» PROMPT:
In the records below, work out how many lines hold the word "cities". Report the number alone.

(Dataset entries)
§
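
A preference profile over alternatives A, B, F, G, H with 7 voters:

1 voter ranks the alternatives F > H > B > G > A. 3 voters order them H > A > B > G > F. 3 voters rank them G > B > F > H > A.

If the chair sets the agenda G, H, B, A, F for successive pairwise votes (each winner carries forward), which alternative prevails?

F

Round 1: G vs H — 3–4, H advances.
Round 2: H vs B — 4–3, H advances.
Round 3: H vs A — 7–0, H advances.
Round 4: H vs F — 3–4, F advances.
The agenda winner is F.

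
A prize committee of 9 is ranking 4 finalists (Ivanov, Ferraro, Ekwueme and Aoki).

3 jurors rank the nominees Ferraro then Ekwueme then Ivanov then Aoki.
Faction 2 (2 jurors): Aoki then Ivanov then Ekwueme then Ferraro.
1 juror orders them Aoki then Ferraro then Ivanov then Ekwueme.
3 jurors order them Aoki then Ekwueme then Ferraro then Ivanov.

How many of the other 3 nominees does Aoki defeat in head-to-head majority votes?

Aoki against each rival (9 jurors):
Aoki vs Ivanov: 2+1+3 = 6 for Aoki, 3 for Ivanov — Aoki by 6–3.
Aoki vs Ferraro: Aoki is ranked higher on 2+1+3 = 6 ballots, Ferraro on 3. Aoki wins 6–3.
Aoki–Ekwueme: Aoki 6–3.
Aoki beats Ivanov, Ferraro, Ekwueme — 3 pairwise wins.

3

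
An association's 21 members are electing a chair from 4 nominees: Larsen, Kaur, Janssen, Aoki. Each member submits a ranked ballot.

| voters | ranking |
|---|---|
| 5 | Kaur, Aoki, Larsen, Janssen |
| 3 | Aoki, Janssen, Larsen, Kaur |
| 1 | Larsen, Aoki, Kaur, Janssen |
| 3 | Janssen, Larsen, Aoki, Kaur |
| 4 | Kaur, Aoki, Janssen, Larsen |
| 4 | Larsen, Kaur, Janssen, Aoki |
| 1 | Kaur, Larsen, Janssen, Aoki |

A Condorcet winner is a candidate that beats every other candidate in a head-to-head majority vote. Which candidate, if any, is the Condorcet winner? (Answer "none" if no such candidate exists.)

Head-to-head results (21 voters):
Larsen vs Kaur: 11 to 10, Larsen.
Larsen vs Janssen: Larsen is ranked higher on 5+1+4+1 = 11 ballots, Janssen on 10. Larsen wins 11–10.
Larsen vs Aoki: Aoki wins 12–9.
Kaur–Janssen: Kaur 15–6.
Kaur vs Aoki: Kaur is ranked higher on 5+4+4+1 = 14 ballots, Aoki on 7. Kaur wins 14–7.
Janssen vs Aoki: Janssen preferred on 3+4+1 = 8 ballots; Aoki wins 13–8.
No candidate is unbeaten: Larsen loses to Aoki; Kaur loses to Larsen; Janssen loses to Larsen; Aoki loses to Kaur. In particular Larsen > Kaur > Aoki > Larsen is a majority cycle — no Condorcet winner exists.

none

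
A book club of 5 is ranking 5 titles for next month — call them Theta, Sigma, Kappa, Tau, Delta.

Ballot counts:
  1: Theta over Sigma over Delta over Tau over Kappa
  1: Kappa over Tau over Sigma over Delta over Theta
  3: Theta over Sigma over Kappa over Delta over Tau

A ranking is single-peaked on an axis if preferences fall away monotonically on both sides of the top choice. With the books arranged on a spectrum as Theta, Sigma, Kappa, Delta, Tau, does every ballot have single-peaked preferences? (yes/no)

Axis positions: Theta=1, Sigma=2, Kappa=3, Delta=4, Tau=5.
Type 1: ranking walks positions 1-2-4-5-3; Delta is ranked above Kappa even though Kappa lies between Delta and the peak Theta on the axis — preferences dip and rise again. Not single-peaked.
Type 2: ranking walks positions 3-5-2-4-1; Tau is ranked above Delta even though Delta lies between Tau and the peak Kappa on the axis — preferences dip and rise again. Not single-peaked.
Type 3 (peak Theta at position 1): ranking walks positions 1-2-3-4-5, expanding outward from the peak — single-peaked.
Type 1 violates single-peakedness, so the profile is not single-peaked on this axis.

no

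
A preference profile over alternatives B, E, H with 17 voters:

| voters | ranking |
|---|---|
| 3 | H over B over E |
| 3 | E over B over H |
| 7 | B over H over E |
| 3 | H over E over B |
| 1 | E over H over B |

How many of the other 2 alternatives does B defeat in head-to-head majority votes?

2

B against each rival (17 voters):
B vs E: B preferred on 3+7 = 10 ballots; B wins 10–7.
B vs H: B is ranked higher on 3+7 = 10 ballots, H on 7. B wins 10–7.
B beats E, H — 2 pairwise wins.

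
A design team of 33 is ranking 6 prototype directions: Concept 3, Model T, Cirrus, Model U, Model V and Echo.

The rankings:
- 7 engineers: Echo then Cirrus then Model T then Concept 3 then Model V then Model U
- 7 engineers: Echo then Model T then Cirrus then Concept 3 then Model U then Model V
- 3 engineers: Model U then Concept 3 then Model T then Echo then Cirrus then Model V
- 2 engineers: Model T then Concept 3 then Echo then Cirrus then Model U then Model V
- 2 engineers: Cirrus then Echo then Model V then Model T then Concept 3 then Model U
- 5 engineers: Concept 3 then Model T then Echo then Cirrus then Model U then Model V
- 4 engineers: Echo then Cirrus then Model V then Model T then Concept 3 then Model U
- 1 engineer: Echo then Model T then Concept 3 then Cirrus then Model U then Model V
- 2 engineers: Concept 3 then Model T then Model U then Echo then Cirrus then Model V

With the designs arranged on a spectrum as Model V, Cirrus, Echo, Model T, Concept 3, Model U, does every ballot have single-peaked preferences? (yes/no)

yes

Axis positions: Model V=1, Cirrus=2, Echo=3, Model T=4, Concept 3=5, Model U=6.
Cluster 1 (peak Echo at position 3): ranking walks positions 3-2-4-5-1-6, expanding outward from the peak — single-peaked.
Cluster 2 (peak Echo at position 3): ranking walks positions 3-4-2-5-6-1, expanding outward from the peak — single-peaked.
Cluster 3 (peak Model U at position 6): ranking walks positions 6-5-4-3-2-1, expanding outward from the peak — single-peaked.
Cluster 4 (peak Model T at position 4): ranking walks positions 4-5-3-2-6-1, expanding outward from the peak — single-peaked.
Cluster 5 (peak Cirrus at position 2): ranking walks positions 2-3-1-4-5-6, expanding outward from the peak — single-peaked.
Cluster 6 (peak Concept 3 at position 5): ranking walks positions 5-4-3-2-6-1, expanding outward from the peak — single-peaked.
Cluster 7 (peak Echo at position 3): ranking walks positions 3-2-1-4-5-6, expanding outward from the peak — single-peaked.
Cluster 8 (peak Echo at position 3): ranking walks positions 3-4-5-2-6-1, expanding outward from the peak — single-peaked.
Cluster 9 (peak Concept 3 at position 5): ranking walks positions 5-4-6-3-2-1, expanding outward from the peak — single-peaked.
Every ranking is single-peaked on this axis.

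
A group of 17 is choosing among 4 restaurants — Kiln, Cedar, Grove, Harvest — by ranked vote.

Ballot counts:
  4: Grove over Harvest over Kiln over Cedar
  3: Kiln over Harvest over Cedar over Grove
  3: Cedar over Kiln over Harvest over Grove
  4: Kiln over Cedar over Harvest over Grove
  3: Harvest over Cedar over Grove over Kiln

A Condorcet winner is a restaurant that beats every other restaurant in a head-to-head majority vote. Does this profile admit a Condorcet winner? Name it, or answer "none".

Kiln

Pairwise majorities:
Kiln vs Cedar: Kiln is ranked higher on 4+3+4 = 11 ballots, Cedar on 6. Kiln wins 11–6.
Kiln vs Grove: 3+3+4 = 10 for Kiln, 7 for Grove — Kiln by 10–7.
Kiln vs Harvest: Kiln is ranked higher on 3+3+4 = 10 ballots, Harvest on 7. Kiln wins 10–7.
Cedar vs Grove: 3+3+4+3 = 13 for Cedar, 4 for Grove — Cedar by 13–4.
Cedar vs Harvest: Cedar preferred on 3+4 = 7 ballots; Harvest wins 10–7.
Grove vs Harvest: Grove preferred on 4 ballots; Harvest wins 13–4.
Kiln wins every pairwise contest, so Kiln is the Condorcet winner.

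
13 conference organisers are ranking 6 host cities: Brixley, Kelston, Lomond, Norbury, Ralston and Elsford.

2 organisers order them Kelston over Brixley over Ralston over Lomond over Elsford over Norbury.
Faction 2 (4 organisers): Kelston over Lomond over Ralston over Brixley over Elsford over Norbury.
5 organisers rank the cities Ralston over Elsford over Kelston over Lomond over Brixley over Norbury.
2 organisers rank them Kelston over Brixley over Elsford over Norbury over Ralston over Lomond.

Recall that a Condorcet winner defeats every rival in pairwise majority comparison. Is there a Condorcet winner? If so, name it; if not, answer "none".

Pairwise majorities:
Brixley vs Kelston: Kelston wins 13–0.
Brixley vs Lomond: Lomond wins 9–4.
Brixley vs Norbury: Brixley wins 13–0.
Brixley–Ralston: Ralston 9–4.
Brixley–Elsford: Brixley 8–5.
Kelston vs Lomond: Kelston wins 13–0.
Kelston vs Norbury: Kelston wins 13–0.
Kelston vs Ralston: Kelston wins 8–5.
Kelston vs Elsford: Kelston wins 8–5.
Lomond vs Norbury: Lomond, 11–2.
Lomond vs Ralston: Ralston wins 9–4.
Lomond vs Elsford: Elsford wins 7–6.
Norbury vs Ralston: Ralston wins 11–2.
Norbury vs Elsford: Elsford wins 13–0.
Ralston vs Elsford: Ralston, 11–2.
Kelston wins every pairwise contest, so Kelston is the Condorcet winner.

Kelston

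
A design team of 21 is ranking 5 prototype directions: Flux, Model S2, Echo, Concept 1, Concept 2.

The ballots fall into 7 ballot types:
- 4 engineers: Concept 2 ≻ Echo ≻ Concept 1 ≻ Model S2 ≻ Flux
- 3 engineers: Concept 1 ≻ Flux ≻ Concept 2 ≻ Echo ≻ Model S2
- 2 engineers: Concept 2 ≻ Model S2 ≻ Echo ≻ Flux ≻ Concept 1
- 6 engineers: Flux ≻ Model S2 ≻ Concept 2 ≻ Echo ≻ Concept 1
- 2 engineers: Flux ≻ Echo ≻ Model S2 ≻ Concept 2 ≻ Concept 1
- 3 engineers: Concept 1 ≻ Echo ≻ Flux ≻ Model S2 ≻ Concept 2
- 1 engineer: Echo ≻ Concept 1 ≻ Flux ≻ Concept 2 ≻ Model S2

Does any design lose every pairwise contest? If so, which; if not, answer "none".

Pairwise majorities:
Flux vs Model S2: Flux wins 15–6.
Flux vs Echo: Flux is ranked higher on 3+6+2 = 11 ballots, Echo on 10. Flux wins 11–10.
Flux vs Concept 1: Flux is ranked higher on 2+6+2 = 10 ballots, Concept 1 on 11. Concept 1 wins 11–10.
Flux vs Concept 2: 15 to 6, Flux.
Model S2 vs Echo: Echo, 13–8.
Model S2 vs Concept 1: Concept 1, 11–10.
Model S2 vs Concept 2: Model S2 is ranked higher on 6+2+3 = 11 ballots, Concept 2 on 10. Model S2 wins 11–10.
Echo vs Concept 1: Echo preferred on 4+2+6+2+1 = 15 ballots; Echo wins 15–6.
Echo–Concept 2: Concept 2 15–6.
Concept 1 vs Concept 2: Concept 2 wins 14–7.
Every design wins at least one matchup (Flux beats Model S2; Model S2 beats Concept 2; Echo beats Model S2; Concept 1 beats Flux; Concept 2 beats Echo), so there is no Condorcet loser.

none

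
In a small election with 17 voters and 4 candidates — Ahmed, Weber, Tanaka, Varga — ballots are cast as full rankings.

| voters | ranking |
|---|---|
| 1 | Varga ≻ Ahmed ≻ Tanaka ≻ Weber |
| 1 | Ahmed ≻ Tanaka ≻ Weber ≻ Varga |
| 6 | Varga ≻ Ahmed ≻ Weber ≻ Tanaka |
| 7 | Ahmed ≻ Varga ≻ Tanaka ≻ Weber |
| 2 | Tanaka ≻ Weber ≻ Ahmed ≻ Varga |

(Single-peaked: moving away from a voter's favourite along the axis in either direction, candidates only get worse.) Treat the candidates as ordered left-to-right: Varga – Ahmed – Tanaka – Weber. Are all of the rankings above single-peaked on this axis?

Axis positions: Varga=1, Ahmed=2, Tanaka=3, Weber=4.
Type 1 (peak Varga at position 1): ranking walks positions 1-2-3-4, expanding outward from the peak — single-peaked.
Type 2 (peak Ahmed at position 2): ranking walks positions 2-3-4-1, expanding outward from the peak — single-peaked.
Type 3: ranking walks positions 1-2-4-3; Weber is ranked above Tanaka even though Tanaka lies between Weber and the peak Varga on the axis — preferences dip and rise again. Not single-peaked.
Type 4 (peak Ahmed at position 2): ranking walks positions 2-1-3-4, expanding outward from the peak — single-peaked.
Type 5 (peak Tanaka at position 3): ranking walks positions 3-4-2-1, expanding outward from the peak — single-peaked.
Type 3 violates single-peakedness, so the profile is not single-peaked on this axis.

no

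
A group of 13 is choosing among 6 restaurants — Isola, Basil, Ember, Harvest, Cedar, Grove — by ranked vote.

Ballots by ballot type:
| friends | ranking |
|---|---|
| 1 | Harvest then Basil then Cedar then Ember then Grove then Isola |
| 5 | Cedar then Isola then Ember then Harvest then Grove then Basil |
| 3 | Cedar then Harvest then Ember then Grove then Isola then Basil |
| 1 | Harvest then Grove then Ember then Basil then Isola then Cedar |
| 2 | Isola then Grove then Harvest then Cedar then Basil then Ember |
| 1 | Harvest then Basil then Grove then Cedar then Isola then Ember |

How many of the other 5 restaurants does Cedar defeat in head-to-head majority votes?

5

Cedar against each rival (13 friends):
Cedar vs Isola: Cedar preferred on 1+5+3+1 = 10 ballots; Cedar wins 10–3.
Cedar vs Basil: Cedar preferred on 5+3+2 = 10 ballots; Cedar wins 10–3.
Cedar vs Ember: Cedar preferred on 1+5+3+2+1 = 12 ballots; Cedar wins 12–1.
Cedar vs Harvest: Cedar wins 8–5.
Cedar–Grove: Cedar 9–4.
Cedar beats Isola, Basil, Ember, Harvest, Grove — 5 pairwise wins.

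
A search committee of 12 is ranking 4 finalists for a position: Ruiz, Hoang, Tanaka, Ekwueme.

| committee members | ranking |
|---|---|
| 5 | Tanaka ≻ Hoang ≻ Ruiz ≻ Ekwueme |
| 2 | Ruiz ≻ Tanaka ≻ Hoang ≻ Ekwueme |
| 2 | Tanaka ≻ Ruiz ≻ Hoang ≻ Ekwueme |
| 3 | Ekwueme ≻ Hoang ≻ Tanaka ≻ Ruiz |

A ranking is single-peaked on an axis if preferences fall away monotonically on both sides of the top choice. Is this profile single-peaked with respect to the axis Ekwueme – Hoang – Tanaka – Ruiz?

Axis positions: Ekwueme=1, Hoang=2, Tanaka=3, Ruiz=4.
Faction 1 (peak Tanaka at position 3): ranking walks positions 3-2-4-1, expanding outward from the peak — single-peaked.
Faction 2 (peak Ruiz at position 4): ranking walks positions 4-3-2-1, expanding outward from the peak — single-peaked.
Faction 3 (peak Tanaka at position 3): ranking walks positions 3-4-2-1, expanding outward from the peak — single-peaked.
Faction 4 (peak Ekwueme at position 1): ranking walks positions 1-2-3-4, expanding outward from the peak — single-peaked.
Every ranking is single-peaked on this axis.

yes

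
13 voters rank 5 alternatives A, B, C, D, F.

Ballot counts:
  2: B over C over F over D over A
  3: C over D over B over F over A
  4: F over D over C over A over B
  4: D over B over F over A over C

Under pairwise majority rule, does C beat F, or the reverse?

Ballots ranking C above F: 2 + 3 = 5.
Ballots ranking F above C: 13 − 5 = 8.
F wins the head-to-head 8–5.

F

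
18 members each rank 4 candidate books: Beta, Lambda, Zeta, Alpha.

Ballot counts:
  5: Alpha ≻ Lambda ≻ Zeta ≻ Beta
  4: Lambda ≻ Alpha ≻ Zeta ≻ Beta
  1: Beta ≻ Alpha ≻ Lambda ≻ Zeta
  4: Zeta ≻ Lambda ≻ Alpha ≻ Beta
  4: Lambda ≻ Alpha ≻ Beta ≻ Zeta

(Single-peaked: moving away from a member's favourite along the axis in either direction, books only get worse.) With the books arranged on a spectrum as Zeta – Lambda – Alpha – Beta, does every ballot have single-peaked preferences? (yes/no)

Axis positions: Zeta=1, Lambda=2, Alpha=3, Beta=4.
Type 1 (peak Alpha at position 3): ranking walks positions 3-2-1-4, expanding outward from the peak — single-peaked.
Type 2 (peak Lambda at position 2): ranking walks positions 2-3-1-4, expanding outward from the peak — single-peaked.
Type 3 (peak Beta at position 4): ranking walks positions 4-3-2-1, expanding outward from the peak — single-peaked.
Type 4 (peak Zeta at position 1): ranking walks positions 1-2-3-4, expanding outward from the peak — single-peaked.
Type 5 (peak Lambda at position 2): ranking walks positions 2-3-4-1, expanding outward from the peak — single-peaked.
Every ranking is single-peaked on this axis.

yes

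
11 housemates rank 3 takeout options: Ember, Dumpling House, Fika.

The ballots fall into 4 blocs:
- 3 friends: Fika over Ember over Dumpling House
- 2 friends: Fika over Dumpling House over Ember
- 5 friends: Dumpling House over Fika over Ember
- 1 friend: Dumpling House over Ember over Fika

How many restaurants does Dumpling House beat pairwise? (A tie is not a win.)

2

Dumpling House against each rival (11 friends):
Dumpling House vs Ember: 2+5+1 = 8 for Dumpling House, 3 for Ember — Dumpling House by 8–3.
Dumpling House vs Fika: Dumpling House is ranked higher on 5+1 = 6 ballots, Fika on 5. Dumpling House wins 6–5.
Dumpling House beats Ember, Fika — 2 pairwise wins.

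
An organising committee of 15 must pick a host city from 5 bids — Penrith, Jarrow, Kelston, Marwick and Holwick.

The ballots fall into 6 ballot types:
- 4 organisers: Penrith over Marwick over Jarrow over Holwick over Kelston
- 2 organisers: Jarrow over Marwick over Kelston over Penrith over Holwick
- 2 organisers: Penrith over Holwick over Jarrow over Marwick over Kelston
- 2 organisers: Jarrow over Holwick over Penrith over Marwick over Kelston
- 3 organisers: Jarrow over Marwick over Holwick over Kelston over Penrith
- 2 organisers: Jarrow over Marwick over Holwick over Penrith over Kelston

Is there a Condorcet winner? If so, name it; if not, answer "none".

Pairwise majorities:
Penrith vs Jarrow: Penrith preferred on 4+2 = 6 ballots; Jarrow wins 9–6.
Penrith vs Kelston: 4+2+2+2 = 10 for Penrith, 5 for Kelston — Penrith by 10–5.
Penrith vs Marwick: Penrith is ranked higher on 4+2+2 = 8 ballots, Marwick on 7. Penrith wins 8–7.
Penrith vs Holwick: 8 to 7, Penrith.
Jarrow vs Kelston: Jarrow preferred on 4+2+2+2+3+2 = 15 ballots; Jarrow wins 15–0.
Jarrow vs Marwick: Jarrow preferred on 2+2+2+3+2 = 11 ballots; Jarrow wins 11–4.
Jarrow vs Holwick: Jarrow preferred on 4+2+2+3+2 = 13 ballots; Jarrow wins 13–2.
Kelston vs Marwick: Kelston preferred on 0 ballots; Marwick wins 15–0.
Kelston vs Holwick: 2 to 13, Holwick.
Marwick vs Holwick: 11 to 4, Marwick.
Only Jarrow has no losses; Jarrow is the Condorcet winner.

Jarrow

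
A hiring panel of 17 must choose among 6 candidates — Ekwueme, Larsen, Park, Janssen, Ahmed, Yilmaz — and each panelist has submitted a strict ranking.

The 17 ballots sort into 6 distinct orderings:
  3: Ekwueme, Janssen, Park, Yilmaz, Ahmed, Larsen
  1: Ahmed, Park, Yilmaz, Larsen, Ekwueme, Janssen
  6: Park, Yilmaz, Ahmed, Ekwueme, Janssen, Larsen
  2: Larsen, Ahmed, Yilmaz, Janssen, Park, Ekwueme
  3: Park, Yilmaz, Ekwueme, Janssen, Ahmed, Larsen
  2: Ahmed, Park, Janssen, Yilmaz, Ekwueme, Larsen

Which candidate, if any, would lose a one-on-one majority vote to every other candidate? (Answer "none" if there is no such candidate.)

Larsen

Head-to-head results (17 committee members):
Ekwueme vs Larsen: 3+6+3+2 = 14 for Ekwueme, 3 for Larsen — Ekwueme by 14–3.
Ekwueme vs Park: Ekwueme preferred on 3 ballots; Park wins 14–3.
Ekwueme vs Janssen: 3+1+6+3 = 13 for Ekwueme, 4 for Janssen — Ekwueme by 13–4.
Ekwueme vs Ahmed: Ahmed, 11–6.
Ekwueme vs Yilmaz: Ekwueme is ranked higher on 3 ballots, Yilmaz on 14. Yilmaz wins 14–3.
Larsen vs Park: Park, 15–2.
Larsen–Janssen: Janssen 14–3.
Larsen vs Ahmed: Larsen preferred on 2 ballots; Ahmed wins 15–2.
Larsen vs Yilmaz: Yilmaz, 15–2.
Park–Janssen: Park 12–5.
Park vs Ahmed: 12 to 5, Park.
Park vs Yilmaz: Park is ranked higher on 3+1+6+3+2 = 15 ballots, Yilmaz on 2. Park wins 15–2.
Janssen vs Ahmed: Ahmed wins 11–6.
Janssen vs Yilmaz: Janssen preferred on 3+2 = 5 ballots; Yilmaz wins 12–5.
Ahmed vs Yilmaz: Yilmaz, 12–5.
Larsen loses to every other candidate — it is the Condorcet loser.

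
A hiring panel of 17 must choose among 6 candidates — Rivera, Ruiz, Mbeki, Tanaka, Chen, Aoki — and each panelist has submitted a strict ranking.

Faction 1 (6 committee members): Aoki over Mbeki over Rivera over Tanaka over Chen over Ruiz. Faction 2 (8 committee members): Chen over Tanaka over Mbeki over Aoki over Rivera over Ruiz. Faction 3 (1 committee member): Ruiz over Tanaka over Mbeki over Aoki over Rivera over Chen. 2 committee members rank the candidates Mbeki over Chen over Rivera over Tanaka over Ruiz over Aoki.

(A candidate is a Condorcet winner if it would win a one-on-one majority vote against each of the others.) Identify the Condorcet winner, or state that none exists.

none

Check each pair by majority over 17 ballots:
Rivera vs Ruiz: Rivera wins 16–1.
Rivera vs Mbeki: Mbeki, 17–0.
Rivera vs Tanaka: Tanaka, 9–8.
Rivera vs Chen: 6+1 = 7 for Rivera, 10 for Chen — Chen by 10–7.
Rivera vs Aoki: Aoki, 15–2.
Ruiz vs Mbeki: Ruiz is ranked higher on 1 ballot, Mbeki on 16. Mbeki wins 16–1.
Ruiz vs Tanaka: Ruiz preferred on 1 ballot; Tanaka wins 16–1.
Ruiz–Chen: Chen 16–1.
Ruiz vs Aoki: Ruiz preferred on 1+2 = 3 ballots; Aoki wins 14–3.
Mbeki vs Tanaka: Mbeki is ranked higher on 6+2 = 8 ballots, Tanaka on 9. Tanaka wins 9–8.
Mbeki vs Chen: 6+1+2 = 9 for Mbeki, 8 for Chen — Mbeki by 9–8.
Mbeki vs Aoki: 11 to 6, Mbeki.
Tanaka vs Chen: Tanaka is ranked higher on 6+1 = 7 ballots, Chen on 10. Chen wins 10–7.
Tanaka vs Aoki: 8+1+2 = 11 for Tanaka, 6 for Aoki — Tanaka by 11–6.
Chen vs Aoki: 8+2 = 10 for Chen, 7 for Aoki — Chen by 10–7.
No candidate is unbeaten: Rivera loses to Mbeki; Ruiz loses to Rivera; Mbeki loses to Tanaka; Tanaka loses to Chen; Chen loses to Mbeki; Aoki loses to Mbeki. In particular Mbeki → Chen → Tanaka → Mbeki is a majority cycle — no Condorcet winner exists.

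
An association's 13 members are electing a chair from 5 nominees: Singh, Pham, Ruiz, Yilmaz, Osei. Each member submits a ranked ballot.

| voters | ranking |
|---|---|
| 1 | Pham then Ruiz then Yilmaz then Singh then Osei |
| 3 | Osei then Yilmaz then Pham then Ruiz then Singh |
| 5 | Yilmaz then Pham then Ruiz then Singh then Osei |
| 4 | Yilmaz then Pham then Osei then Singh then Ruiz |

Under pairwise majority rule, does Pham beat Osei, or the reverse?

Pham

Ballots ranking Pham above Osei: 1 + 5 + 4 = 10.
Ballots ranking Osei above Pham: 13 − 10 = 3.
Pham wins the head-to-head 10–3.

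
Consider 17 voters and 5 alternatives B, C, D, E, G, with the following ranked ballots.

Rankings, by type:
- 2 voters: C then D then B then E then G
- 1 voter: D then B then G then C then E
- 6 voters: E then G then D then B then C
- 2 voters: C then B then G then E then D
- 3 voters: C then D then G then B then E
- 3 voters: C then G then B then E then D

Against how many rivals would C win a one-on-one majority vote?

4

C against each rival (17 voters):
C vs B: 10 to 7, C.
C vs D: C, 10–7.
C vs E: C preferred on 2+1+2+3+3 = 11 ballots; C wins 11–6.
C vs G: C preferred on 2+2+3+3 = 10 ballots; C wins 10–7.
C beats B, D, E, G — 4 pairwise wins.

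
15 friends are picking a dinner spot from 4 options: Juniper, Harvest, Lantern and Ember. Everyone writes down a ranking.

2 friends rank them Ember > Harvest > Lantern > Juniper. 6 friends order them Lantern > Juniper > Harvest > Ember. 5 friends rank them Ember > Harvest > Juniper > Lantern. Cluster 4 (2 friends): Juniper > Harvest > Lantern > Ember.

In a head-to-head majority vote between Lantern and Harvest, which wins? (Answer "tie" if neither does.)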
§
» ANSWER BELOW:
2